#### Data shown
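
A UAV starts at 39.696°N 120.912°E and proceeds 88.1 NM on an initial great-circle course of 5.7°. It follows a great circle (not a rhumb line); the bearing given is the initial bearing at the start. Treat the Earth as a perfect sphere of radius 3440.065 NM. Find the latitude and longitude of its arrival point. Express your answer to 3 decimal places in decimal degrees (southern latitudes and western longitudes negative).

latitude 41.156°, longitude 121.106°

Central angle δ = d/R = 0.025610 rad.
Converting: φ₁ = 0.692826 rad, θ = 0.099484 rad.
sin φ₂ = sin φ₁ cos δ + cos φ₁ sin δ cos θ = (0.638714)(0.999672) + (0.769444)(0.025607)(0.995056) = 0.658111
φ₂ = asin(0.658111) = 0.718306 rad = 41.156°.
For the longitude increment, Δλ = atan2( sin θ sin δ cos φ₁, cos δ − sin φ₁ sin φ₂ ) = atan2(0.001957, 0.579328) = 0.194°.
Hence λ₂ = 120.912° + 0.194° = 121.106°.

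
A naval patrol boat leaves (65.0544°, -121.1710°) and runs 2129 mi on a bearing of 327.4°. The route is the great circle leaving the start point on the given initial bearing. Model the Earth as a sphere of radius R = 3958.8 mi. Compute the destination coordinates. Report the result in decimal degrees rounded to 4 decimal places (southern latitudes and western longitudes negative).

The arc subtends δ = 2129/3958.8 = 0.537789 rad at the centre.
Converting: φ₁ = 1.135413 rad, θ = 5.714208 rad.
Applying the spherical law of cosines for sides, sin φ₂ = sin φ₁ cos δ + cos φ₁ sin δ cos θ = 0.960724, so φ₂ = 73.8887°.
Δλ = atan2( sin θ sin δ cos φ₁ , cos δ − sin φ₁ sin φ₂ ) = atan2(-0.116396, -0.012254) = -1.675687 rad = -96.0098°.
λ₂ = -121.1710° + -96.0098° = -217.1808°, normalized to (−180°, 180°] → 142.8192°.

latitude 73.8887°, longitude 142.8192°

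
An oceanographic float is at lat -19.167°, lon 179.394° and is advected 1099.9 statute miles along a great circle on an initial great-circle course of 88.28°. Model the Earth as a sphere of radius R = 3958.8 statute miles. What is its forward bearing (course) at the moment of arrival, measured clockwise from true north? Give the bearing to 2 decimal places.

final bearing 82.92°

The arc subtends δ = 1099.9/3958.8 = 0.277837 rad at the centre.
Start latitude φ₁ = -0.334527 rad; initial bearing θ = 1.540777 rad.
sin φ₂ = sin φ₁ cos δ + cos φ₁ sin δ cos θ = (-0.328323)(0.961651) + (0.944566)(0.274276)(0.030015) = -0.307956
φ₂ = asin(-0.307956) = -0.313044 rad = -17.936°.
For the longitude increment, Δλ = atan2( sin θ sin δ cos φ₁, cos δ − sin φ₁ sin φ₂ ) = atan2(0.258955, 0.860542) = 16.748°.
λ₂ = 179.394° + 16.748° = 196.142°, normalized to (−180°, 180°] → -163.858°.
The forward bearing on arrival equals the back-azimuth from the destination plus 180°.
Back-azimuth from P₂ (-17.94°, -163.86°) to P₁ (-19.17°, 179.39°), with Δλ' = λ₁ − λ₂ = 343.25°: atan2( sin Δλ' cos φ₁ , cos φ₂ sin φ₁ − sin φ₂ cos φ₁ cos Δλ' ) = 262.92°.
Final bearing = (262.92° + 180°) mod 360° = 82.92°.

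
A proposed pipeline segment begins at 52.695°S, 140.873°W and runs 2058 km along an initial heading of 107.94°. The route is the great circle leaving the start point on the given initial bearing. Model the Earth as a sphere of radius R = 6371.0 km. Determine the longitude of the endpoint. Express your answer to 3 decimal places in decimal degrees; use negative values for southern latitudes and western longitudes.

Angular distance δ = d/R = 2058 / 6371 = 0.323026 rad.
With φ₁ = -52.695° = -0.919701 rad and θ = 107.94° = 1.883908 rad:
Destination latitude: φ₂ = arcsin( sin φ₁ cos δ + cos φ₁ sin δ cos θ ) = arcsin(-0.813540) = -54.443°.
Then Δλ = atan2(0.183032, 0.301173) = 0.546084 rad, from sin θ sin δ cos φ₁ over cos δ − sin φ₁ sin φ₂.
λ₂ = λ₁ + Δλ = -109.585°.

longitude -109.585°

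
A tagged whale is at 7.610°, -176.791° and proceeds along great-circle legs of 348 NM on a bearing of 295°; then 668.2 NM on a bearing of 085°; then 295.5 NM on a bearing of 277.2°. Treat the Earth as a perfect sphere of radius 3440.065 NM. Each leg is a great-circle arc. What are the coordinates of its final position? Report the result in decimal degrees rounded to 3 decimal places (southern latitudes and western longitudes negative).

latitude 11.374°, longitude -175.816°

Apply the spherical direct solution leg by leg, carrying full precision between legs.
Leg 1: from (7.610°, -176.791°), δ = 348/3440.065 = 0.101161 rad, θ = 295° → φ = 10.024°, λ = 177.876°.
Leg 2: from (10.024°, 177.876°), δ = 668.2/3440.065 = 0.194241 rad, θ = 85° → φ = 10.798°, λ = -170.835°.
Leg 3: from (10.798°, -170.835°), δ = 295.5/3440.065 = 0.085900 rad, θ = 277.2° → φ = 11.374°, λ = -175.816°.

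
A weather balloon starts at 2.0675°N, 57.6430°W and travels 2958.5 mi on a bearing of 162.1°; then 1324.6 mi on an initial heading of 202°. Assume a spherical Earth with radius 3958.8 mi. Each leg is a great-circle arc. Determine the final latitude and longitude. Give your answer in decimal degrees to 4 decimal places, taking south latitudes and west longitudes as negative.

latitude -55.5311°, longitude -54.7572°

Apply the spherical direct solution leg by leg, carrying full precision between legs.
Leg 1: from (2.0675°, -57.6430°), δ = 2958.5/3958.8 = 0.747322 rad, θ = 162.1° → φ = -38.3083°, λ = -42.2032°.
Leg 2: from (-38.3083°, -42.2032°), δ = 1324.6/3958.8 = 0.334596 rad, θ = 202° → φ = -55.5311°, λ = -54.7572°.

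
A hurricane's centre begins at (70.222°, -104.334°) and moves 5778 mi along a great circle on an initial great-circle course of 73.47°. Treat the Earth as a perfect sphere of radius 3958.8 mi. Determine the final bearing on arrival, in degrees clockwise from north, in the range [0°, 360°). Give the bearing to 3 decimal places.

final bearing 160.665°

The arc subtends δ = 5778/3958.8 = 1.459533 rad at the centre.
With φ₁ = 70.222° = 1.225605 rad and θ = 73.47° = 1.282293 rad:
Applying the spherical law of cosines for sides, sin φ₂ = sin φ₁ cos δ + cos φ₁ sin δ cos θ = 0.200163, so φ₂ = 11.546°.
Δλ = atan2( sin θ sin δ cos φ₁ , cos δ − sin φ₁ sin φ₂ ) = atan2(0.322386, -0.077321) = 1.806191 rad = 103.487°.
Hence λ₂ = -104.334° + 103.487° = -0.847°.
The forward bearing on arrival equals the back-azimuth from the destination plus 180°.
Back-azimuth from P₂ (11.546°, -0.847°) to P₁ (70.222°, -104.334°), with Δλ' = λ₁ − λ₂ = -103.487°: atan2( sin Δλ' cos φ₁ , cos φ₂ sin φ₁ − sin φ₂ cos φ₁ cos Δλ' ) = 340.665°.
Final bearing = (340.665° + 180°) mod 360° = 160.665°.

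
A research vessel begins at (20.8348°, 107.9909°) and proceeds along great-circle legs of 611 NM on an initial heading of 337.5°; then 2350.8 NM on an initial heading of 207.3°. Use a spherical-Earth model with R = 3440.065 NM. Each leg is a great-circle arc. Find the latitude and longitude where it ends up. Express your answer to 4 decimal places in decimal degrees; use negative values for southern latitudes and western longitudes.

Apply the spherical direct solution leg by leg, carrying full precision between legs.
Leg 1: from (20.8348°, 107.9909°), δ = 611/3440.065 = 0.177613 rad, θ = 337.5° → φ = 30.1746°, λ = 103.5052°.
Leg 2: from (30.1746°, 103.5052°), δ = 2350.8/3440.065 = 0.683359 rad, θ = 207.3° → φ = -5.4671°, λ = 86.5924°.

latitude -5.4671°, longitude 86.5924°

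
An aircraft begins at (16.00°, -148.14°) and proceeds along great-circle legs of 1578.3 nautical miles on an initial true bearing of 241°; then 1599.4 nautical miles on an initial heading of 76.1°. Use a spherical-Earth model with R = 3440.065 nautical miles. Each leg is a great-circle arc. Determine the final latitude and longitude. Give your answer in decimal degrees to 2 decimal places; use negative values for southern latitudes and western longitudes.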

#### What is being asked
Your output should be an exact copy of every line from the one containing "A research vessel" through the end of the records.

#### Response
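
A research vessel begins at (20.8348°, 107.9909°) and proceeds along great-circle legs of 611 NM on an initial heading of 337.5°; then 2350.8 NM on an initial heading of 207.3°. Use a spherical-Earth model with R = 3440.065 NM. Each leg is a great-circle arc. Find the latitude and longitude where it ends up. Express your answer to 4 decimal places in decimal degrees; use negative values for southern latitudes and western longitudes.

Apply the spherical direct solution leg by leg, carrying full precision between legs.
Leg 1: from (20.8348°, 107.9909°), δ = 611/3440.065 = 0.177613 rad, θ = 337.5° → φ = 30.1746°, λ = 103.5052°.
Leg 2: from (30.1746°, 103.5052°), δ = 2350.8/3440.065 = 0.683359 rad, θ = 207.3° → φ = -5.4671°, λ = 86.5924°.

latitude -5.4671°, longitude 86.5924°

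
An aircraft begins at (16.00°, -148.14°) and proceeds along great-circle legs of 1578.3 nautical miles on an initial true bearing of 241°; then 1599.4 nautical miles on an initial heading of 76.1°. Use a spherical-Earth model with R = 3440.065 nautical miles. Each leg is a great-circle arc. Determine the final latitude and longitude. Give your answer in decimal degrees to 2 decimal places; use negative values for southern latitudes and western longitudes.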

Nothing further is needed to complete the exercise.